Problem to work on
Can you return the records below exactly as they stand, but only from the first line through the one with "What is the inverse Laplace transform f(t)of 3/((s"?

[Stored items from a collection]
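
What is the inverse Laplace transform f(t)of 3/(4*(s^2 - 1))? 3*sinh(t)/4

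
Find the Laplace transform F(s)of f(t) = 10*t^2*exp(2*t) 20/(s - 2)^3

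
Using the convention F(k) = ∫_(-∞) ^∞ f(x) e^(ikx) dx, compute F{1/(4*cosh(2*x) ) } pi/(8*cosh(pi*k/4) ) 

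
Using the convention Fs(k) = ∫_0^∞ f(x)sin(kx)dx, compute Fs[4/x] 2 * pi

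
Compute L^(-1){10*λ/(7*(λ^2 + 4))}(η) 10*cos(2*η)/7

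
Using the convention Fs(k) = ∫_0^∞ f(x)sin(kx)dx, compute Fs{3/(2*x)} 3*pi/4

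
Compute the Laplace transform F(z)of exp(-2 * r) 1/(z + 2)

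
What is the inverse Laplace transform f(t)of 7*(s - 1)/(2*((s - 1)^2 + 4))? 7*exp(t)*cos(2*t)/2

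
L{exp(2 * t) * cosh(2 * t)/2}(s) (s - 2)/(2 * s * (s - 4))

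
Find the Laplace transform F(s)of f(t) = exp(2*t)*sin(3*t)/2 3/(2*((s - 2)^2 + 9))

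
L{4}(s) 4/s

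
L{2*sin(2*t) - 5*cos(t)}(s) 4/(s^2 + 4) - 5*s/(s^2 + 1)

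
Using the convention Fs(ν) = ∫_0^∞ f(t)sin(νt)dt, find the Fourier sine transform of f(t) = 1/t pi/2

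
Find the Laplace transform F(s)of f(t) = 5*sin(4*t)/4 5/(s^2 + 16)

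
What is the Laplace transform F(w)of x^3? 6/w^4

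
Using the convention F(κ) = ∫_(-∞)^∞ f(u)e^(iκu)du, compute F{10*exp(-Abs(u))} 20/(κ^2 + 1)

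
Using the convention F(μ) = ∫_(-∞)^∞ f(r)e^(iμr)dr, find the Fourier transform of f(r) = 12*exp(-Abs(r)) 24/(μ^2 + 1)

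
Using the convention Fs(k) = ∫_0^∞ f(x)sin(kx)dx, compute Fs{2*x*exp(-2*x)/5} 8*k/(5*(k^2 + 4)^2)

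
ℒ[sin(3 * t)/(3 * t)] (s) atan(3/s)/3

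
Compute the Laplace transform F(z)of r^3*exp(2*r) 6/(z - 2)^4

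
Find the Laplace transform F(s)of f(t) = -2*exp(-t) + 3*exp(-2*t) 3/(s + 2)-2/(s + 1)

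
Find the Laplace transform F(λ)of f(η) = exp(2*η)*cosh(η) (λ - 2)/((λ - 2)^2 - 1)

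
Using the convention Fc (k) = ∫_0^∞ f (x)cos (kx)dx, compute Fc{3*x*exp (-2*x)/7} 3*(4 - k^2)/ (7*(k^2 + 4)^2)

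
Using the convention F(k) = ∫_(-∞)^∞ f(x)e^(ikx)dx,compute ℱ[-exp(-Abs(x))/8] -1/(4*k^2 + 4)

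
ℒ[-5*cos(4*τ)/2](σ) -5*σ/(2*σ^2 + 32)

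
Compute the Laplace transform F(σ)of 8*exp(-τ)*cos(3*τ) 8*(σ + 1)/((σ + 1)^2 + 9)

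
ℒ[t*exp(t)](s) (s - 1)^(-2)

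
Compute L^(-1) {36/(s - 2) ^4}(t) 6 * t^3 * exp(2 * t) 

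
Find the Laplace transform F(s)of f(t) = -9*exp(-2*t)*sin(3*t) -27/((s+2)^2+9)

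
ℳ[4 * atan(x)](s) -2 * pi * sec(pi * s/2)/s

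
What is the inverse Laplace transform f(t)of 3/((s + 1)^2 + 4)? 3*exp(-t)*sin(2*t)/2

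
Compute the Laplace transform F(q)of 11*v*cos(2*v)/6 11*(q^2 - 4)/(6*(q^2 + 4)^2)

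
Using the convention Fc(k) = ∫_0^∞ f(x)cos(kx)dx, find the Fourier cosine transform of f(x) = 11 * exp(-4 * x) 44/(k^2+16)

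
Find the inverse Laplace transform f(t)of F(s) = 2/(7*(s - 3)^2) 2*t*exp(3*t)/7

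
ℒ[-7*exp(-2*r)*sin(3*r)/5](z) -21/(5*(z + 2)^2 + 45)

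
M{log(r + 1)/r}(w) -pi*csc(pi*w)/(w - 1)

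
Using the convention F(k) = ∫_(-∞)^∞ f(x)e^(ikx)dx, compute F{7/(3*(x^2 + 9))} 7*pi*exp(-3*Abs(k))/9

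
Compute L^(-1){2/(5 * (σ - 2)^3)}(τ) τ^2 * exp(2 * τ)/5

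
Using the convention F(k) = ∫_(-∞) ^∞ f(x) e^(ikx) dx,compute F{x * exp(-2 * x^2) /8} sqrt(2) * I * sqrt(pi) * k * exp(-k^2/8) /64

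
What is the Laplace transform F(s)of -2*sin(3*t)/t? -2*atan(3/s)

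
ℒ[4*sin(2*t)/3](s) 8/(3*(s^2 + 4))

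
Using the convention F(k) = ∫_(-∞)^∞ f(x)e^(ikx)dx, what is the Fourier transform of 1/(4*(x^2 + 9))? pi*exp(-3*Abs(k))/12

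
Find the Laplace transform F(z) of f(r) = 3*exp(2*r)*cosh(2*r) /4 3*(z - 2) /(4*z*(z - 4) ) 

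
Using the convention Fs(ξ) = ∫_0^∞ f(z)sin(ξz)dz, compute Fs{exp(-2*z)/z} atan(ξ/2)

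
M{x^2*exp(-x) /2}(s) gamma(s + 2) /2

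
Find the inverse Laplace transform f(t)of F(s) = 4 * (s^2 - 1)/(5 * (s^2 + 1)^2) 4 * t * cos(t)/5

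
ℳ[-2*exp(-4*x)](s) -2^(1 - 2*s)*gamma(s)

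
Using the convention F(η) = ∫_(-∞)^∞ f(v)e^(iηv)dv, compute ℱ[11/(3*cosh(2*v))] 11*pi/(6*cosh(pi*η/4))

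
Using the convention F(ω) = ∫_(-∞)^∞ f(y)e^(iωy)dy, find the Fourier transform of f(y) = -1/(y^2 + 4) -pi*exp(-2*Abs(ω))/2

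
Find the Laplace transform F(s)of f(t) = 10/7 10/(7*s)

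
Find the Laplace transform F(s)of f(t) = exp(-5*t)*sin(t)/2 1/(2*((s+5)^2+1))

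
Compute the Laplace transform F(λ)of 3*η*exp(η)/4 3/(4*(λ - 1)^2)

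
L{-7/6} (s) -7/ (6*s)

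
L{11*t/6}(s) 11/(6*s^2)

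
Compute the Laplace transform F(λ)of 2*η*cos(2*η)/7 2*(λ^2 - 4)/(7*(λ^2 + 4)^2)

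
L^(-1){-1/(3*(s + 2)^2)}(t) -t*exp(-2*t)/3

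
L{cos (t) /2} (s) s/ (2 * (s^2 + 1) ) 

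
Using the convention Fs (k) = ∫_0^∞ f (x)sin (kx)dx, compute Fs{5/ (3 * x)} 5 * pi/6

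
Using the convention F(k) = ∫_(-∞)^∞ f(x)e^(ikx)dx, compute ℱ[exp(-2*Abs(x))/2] 2/(k^2 + 4)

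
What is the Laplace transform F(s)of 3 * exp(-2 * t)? 3/(s + 2)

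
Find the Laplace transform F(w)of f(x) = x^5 120/w^6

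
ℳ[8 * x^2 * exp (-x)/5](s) 8 * gamma (s + 2)/5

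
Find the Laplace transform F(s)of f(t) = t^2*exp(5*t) 2/(s - 5)^3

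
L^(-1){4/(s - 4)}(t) 4 * exp(4 * t)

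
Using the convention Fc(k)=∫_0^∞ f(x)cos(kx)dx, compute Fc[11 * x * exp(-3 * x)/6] 11 * (9 - k^2)/(6 * (k^2 + 9)^2)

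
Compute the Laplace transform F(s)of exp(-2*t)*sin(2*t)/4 1/(2*((s + 2)^2 + 4))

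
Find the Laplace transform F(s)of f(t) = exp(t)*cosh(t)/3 (s - 1)/(3*s*(s - 2))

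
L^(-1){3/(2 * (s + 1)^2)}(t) 3 * t * exp(-t)/2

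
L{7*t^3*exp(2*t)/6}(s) 7/(s - 2)^4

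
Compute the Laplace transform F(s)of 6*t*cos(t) 6*(s^2 - 1)/(s^2 + 1)^2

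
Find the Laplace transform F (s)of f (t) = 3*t 3/s^2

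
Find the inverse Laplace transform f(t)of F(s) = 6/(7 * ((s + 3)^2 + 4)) 3 * exp(-3 * t) * sin(2 * t)/7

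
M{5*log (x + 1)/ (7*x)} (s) -5*pi*csc (pi*s)/ (7*s - 7)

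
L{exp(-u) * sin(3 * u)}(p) 3/((p + 1)^2 + 9)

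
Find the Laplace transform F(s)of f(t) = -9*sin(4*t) -36/(s^2 + 16)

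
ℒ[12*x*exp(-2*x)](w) 12/(w + 2)^2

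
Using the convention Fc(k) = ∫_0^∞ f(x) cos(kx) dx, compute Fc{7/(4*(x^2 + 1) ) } 7*pi*exp(-k) /8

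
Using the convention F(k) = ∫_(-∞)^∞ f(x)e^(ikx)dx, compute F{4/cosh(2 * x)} 2 * pi/cosh(pi * k/4)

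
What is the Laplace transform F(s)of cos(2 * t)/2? s/(2 * (s^2 + 4))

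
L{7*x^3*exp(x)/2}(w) 21/(w - 1)^4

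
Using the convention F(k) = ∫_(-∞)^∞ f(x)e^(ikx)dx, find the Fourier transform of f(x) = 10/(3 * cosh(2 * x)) 5 * pi/(3 * cosh(pi * k/4))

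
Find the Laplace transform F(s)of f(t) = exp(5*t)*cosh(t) (s - 5)/((s - 5)^2 - 1)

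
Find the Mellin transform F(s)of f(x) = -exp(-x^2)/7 -gamma(s/2)/14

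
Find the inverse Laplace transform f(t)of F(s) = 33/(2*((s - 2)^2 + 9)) 11*exp(2*t)*sin(3*t)/2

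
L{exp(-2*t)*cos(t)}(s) (s + 2)/((s + 2)^2 + 1)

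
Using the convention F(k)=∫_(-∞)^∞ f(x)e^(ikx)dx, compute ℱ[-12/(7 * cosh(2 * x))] -6 * pi/(7 * cosh(pi * k/4))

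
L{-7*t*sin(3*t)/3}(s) -14*s/(s^2 + 9)^2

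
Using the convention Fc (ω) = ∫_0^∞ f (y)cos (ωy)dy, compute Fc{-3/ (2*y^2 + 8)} -3*pi*exp (-2*ω)/8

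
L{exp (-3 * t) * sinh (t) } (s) 1/ ( (s + 3) ^2-1) 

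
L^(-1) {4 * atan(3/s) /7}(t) 4 * sin(3 * t) /(7 * t) 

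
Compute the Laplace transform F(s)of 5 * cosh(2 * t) 5 * s/(s^2 - 4)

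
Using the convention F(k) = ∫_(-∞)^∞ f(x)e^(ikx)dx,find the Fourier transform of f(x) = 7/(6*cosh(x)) 7*pi/(6*cosh(pi*k/2))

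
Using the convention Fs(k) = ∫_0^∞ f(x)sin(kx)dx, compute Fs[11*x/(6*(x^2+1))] 11*pi*exp(-k)/12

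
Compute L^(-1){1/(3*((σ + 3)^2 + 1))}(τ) exp(-3*τ)*sin(τ)/3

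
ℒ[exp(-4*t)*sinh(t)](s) 1/((s + 4)^2 - 1)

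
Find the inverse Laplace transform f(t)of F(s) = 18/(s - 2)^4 3*t^3*exp(2*t)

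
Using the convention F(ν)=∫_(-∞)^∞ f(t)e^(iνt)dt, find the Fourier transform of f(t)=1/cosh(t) pi/cosh(pi * ν/2)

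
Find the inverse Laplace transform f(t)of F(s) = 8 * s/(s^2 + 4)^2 2 * t * sin(2 * t)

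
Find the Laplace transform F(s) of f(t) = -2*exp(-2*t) -2/(s + 2) 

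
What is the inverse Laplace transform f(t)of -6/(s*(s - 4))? -3*exp(2*t)*sinh(2*t)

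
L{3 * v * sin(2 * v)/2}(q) 6 * q/(q^2 + 4)^2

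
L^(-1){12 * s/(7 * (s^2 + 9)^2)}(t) 2 * t * sin(3 * t)/7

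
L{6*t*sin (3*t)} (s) 36*s/ (s^2 + 9)^2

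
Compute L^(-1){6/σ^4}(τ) τ^3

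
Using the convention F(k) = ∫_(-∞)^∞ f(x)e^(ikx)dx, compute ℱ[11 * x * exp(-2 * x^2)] 11 * sqrt(2) * I * sqrt(pi) * k * exp(-k^2/8)/8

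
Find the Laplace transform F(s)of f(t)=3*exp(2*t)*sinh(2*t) 6/(s*(s - 4))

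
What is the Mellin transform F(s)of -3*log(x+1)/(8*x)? 3*pi*csc(pi*s)/(8*(s - 1))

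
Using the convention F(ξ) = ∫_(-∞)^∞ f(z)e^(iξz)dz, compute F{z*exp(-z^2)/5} I*sqrt(pi)*ξ*exp(-ξ^2/4)/10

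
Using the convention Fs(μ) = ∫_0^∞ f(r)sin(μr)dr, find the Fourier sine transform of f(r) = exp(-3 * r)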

Answer
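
What is the inverse Laplace transform f(t)of 3/(4*(s^2 - 1))? 3*sinh(t)/4

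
Find the Laplace transform F(s)of f(t) = 10*t^2*exp(2*t) 20/(s - 2)^3

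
Using the convention F(k) = ∫_(-∞) ^∞ f(x) e^(ikx) dx, compute F{1/(4*cosh(2*x) ) } pi/(8*cosh(pi*k/4) ) 

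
Using the convention Fs(k) = ∫_0^∞ f(x)sin(kx)dx, compute Fs[4/x] 2 * pi

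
Compute L^(-1){10*λ/(7*(λ^2 + 4))}(η) 10*cos(2*η)/7

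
Using the convention Fs(k) = ∫_0^∞ f(x)sin(kx)dx, compute Fs{3/(2*x)} 3*pi/4

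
Compute the Laplace transform F(z)of exp(-2 * r) 1/(z + 2)

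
What is the inverse Laplace transform f(t)of 7*(s - 1)/(2*((s - 1)^2 + 4))? 7*exp(t)*cos(2*t)/2

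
L{exp(2 * t) * cosh(2 * t)/2}(s) (s - 2)/(2 * s * (s - 4))

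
Find the Laplace transform F(s)of f(t) = exp(2*t)*sin(3*t)/2 3/(2*((s - 2)^2 + 9))

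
L{4}(s) 4/s

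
L{2*sin(2*t) - 5*cos(t)}(s) 4/(s^2 + 4) - 5*s/(s^2 + 1)

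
Using the convention Fs(ν) = ∫_0^∞ f(t)sin(νt)dt, find the Fourier sine transform of f(t) = 1/t pi/2

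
Find the Laplace transform F(s)of f(t) = 5*sin(4*t)/4 5/(s^2 + 16)

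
What is the Laplace transform F(w)of x^3? 6/w^4

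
Using the convention F(κ) = ∫_(-∞)^∞ f(u)e^(iκu)du, compute F{10*exp(-Abs(u))} 20/(κ^2 + 1)

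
Using the convention F(μ) = ∫_(-∞)^∞ f(r)e^(iμr)dr, find the Fourier transform of f(r) = 12*exp(-Abs(r)) 24/(μ^2 + 1)

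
Using the convention Fs(k) = ∫_0^∞ f(x)sin(kx)dx, compute Fs{2*x*exp(-2*x)/5} 8*k/(5*(k^2 + 4)^2)

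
ℒ[sin(3 * t)/(3 * t)] (s) atan(3/s)/3

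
Compute the Laplace transform F(z)of r^3*exp(2*r) 6/(z - 2)^4

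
Find the Laplace transform F(s)of f(t) = -2*exp(-t) + 3*exp(-2*t) 3/(s + 2)-2/(s + 1)

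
Find the Laplace transform F(λ)of f(η) = exp(2*η)*cosh(η) (λ - 2)/((λ - 2)^2 - 1)

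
Using the convention Fc (k) = ∫_0^∞ f (x)cos (kx)dx, compute Fc{3*x*exp (-2*x)/7} 3*(4 - k^2)/ (7*(k^2 + 4)^2)

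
Using the convention F(k) = ∫_(-∞)^∞ f(x)e^(ikx)dx,compute ℱ[-exp(-Abs(x))/8] -1/(4*k^2 + 4)

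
ℒ[-5*cos(4*τ)/2](σ) -5*σ/(2*σ^2 + 32)

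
Compute the Laplace transform F(σ)of 8*exp(-τ)*cos(3*τ) 8*(σ + 1)/((σ + 1)^2 + 9)

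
ℒ[t*exp(t)](s) (s - 1)^(-2)

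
Compute L^(-1) {36/(s - 2) ^4}(t) 6 * t^3 * exp(2 * t) 

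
Find the Laplace transform F(s)of f(t) = -9*exp(-2*t)*sin(3*t) -27/((s+2)^2+9)

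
ℳ[4 * atan(x)](s) -2 * pi * sec(pi * s/2)/s

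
What is the inverse Laplace transform f(t)of 3/((s + 1)^2 + 4)? 3*exp(-t)*sin(2*t)/2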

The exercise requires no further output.